(Stored items)

-----

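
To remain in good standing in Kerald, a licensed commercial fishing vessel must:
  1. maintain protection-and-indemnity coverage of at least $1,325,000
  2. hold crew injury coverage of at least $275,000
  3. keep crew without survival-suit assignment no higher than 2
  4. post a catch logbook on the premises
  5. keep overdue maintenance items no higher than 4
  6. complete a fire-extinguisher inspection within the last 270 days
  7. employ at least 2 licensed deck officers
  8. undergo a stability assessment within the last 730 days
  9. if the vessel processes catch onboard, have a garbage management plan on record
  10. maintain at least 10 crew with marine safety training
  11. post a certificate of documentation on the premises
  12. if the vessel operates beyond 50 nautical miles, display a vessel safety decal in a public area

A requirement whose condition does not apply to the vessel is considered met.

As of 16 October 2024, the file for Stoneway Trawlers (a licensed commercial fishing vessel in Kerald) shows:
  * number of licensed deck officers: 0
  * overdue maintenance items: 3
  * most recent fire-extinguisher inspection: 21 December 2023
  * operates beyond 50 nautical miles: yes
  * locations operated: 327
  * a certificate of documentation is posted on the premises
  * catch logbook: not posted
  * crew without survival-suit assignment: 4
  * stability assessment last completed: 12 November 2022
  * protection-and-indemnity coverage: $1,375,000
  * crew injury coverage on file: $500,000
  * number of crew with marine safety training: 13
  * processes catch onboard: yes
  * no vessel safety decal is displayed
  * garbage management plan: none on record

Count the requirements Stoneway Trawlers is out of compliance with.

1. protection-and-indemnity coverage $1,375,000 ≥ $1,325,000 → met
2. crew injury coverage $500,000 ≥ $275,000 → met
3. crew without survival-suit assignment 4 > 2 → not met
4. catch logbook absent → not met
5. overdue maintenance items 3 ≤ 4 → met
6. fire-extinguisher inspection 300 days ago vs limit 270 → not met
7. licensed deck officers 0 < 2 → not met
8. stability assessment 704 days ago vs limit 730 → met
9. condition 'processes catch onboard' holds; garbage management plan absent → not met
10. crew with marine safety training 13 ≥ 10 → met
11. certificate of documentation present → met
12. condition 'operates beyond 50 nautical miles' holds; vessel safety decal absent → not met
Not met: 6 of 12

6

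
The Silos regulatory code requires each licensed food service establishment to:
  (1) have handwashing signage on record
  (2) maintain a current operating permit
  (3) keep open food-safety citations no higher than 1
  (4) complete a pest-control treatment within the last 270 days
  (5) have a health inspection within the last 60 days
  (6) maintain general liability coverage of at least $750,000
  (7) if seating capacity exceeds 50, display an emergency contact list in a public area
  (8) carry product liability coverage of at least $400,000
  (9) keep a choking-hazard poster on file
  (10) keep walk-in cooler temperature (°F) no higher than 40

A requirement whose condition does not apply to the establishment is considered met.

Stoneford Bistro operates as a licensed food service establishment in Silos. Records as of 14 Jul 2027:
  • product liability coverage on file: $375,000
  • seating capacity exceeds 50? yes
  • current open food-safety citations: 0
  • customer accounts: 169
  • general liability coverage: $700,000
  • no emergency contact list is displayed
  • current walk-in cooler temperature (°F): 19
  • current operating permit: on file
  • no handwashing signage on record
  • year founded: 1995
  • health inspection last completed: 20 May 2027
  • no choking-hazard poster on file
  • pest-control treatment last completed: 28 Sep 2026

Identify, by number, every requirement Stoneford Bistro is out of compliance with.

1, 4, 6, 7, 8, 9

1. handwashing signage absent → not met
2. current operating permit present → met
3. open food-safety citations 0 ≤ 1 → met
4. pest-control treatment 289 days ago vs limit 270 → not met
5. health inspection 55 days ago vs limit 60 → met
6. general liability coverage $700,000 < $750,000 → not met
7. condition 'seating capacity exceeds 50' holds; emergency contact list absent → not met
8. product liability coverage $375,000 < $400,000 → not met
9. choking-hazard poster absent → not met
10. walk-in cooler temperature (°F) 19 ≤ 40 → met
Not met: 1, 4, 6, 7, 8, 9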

-----

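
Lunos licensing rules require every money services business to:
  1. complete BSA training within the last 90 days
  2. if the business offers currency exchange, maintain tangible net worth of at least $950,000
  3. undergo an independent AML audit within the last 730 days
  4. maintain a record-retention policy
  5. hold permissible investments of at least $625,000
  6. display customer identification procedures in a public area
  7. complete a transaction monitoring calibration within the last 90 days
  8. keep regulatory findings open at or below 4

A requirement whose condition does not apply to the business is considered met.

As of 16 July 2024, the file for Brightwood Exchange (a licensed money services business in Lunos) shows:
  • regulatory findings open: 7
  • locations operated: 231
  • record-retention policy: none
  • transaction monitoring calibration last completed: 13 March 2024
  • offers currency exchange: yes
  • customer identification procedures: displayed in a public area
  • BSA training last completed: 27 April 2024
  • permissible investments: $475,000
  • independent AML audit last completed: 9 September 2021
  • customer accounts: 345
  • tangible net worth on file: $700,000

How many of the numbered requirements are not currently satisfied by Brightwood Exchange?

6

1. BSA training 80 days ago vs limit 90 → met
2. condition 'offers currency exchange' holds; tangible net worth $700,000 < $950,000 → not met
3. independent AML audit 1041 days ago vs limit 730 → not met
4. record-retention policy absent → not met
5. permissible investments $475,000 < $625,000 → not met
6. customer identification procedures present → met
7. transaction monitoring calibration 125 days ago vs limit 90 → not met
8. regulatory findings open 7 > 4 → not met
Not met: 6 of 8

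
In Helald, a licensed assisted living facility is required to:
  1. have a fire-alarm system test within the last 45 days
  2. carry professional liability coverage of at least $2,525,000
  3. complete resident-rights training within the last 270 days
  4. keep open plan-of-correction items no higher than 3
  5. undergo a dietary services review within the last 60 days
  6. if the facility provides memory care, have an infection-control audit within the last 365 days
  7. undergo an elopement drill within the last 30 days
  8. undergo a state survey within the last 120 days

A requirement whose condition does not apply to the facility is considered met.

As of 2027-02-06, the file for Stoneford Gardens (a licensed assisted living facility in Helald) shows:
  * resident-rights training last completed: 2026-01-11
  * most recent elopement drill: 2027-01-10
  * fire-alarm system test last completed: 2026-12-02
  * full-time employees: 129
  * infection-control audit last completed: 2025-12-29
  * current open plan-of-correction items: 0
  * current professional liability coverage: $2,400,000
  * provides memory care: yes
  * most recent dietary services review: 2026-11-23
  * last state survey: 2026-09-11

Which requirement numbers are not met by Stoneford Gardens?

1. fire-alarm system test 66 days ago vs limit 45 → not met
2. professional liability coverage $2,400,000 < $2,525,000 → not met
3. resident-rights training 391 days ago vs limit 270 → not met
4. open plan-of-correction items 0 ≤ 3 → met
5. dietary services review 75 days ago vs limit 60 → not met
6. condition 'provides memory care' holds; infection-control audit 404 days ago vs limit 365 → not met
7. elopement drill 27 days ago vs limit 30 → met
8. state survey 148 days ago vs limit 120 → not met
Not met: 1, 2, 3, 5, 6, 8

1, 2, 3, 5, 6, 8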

-----

## Work required
Transcribe, exactly and without additions, the lines of the records above, beginning with the line that contains "Stoneford Bistro operates" and ending with the line that contains "liability coverage: $700,000", both included.

## Expected output
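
Stoneford Bistro operates as a licensed food service establishment in Silos. Records as of 14 Jul 2027:
  • product liability coverage on file: $375,000
  • seating capacity exceeds 50? yes
  • current open food-safety citations: 0
  • customer accounts: 169
  • general liability coverage: $700,000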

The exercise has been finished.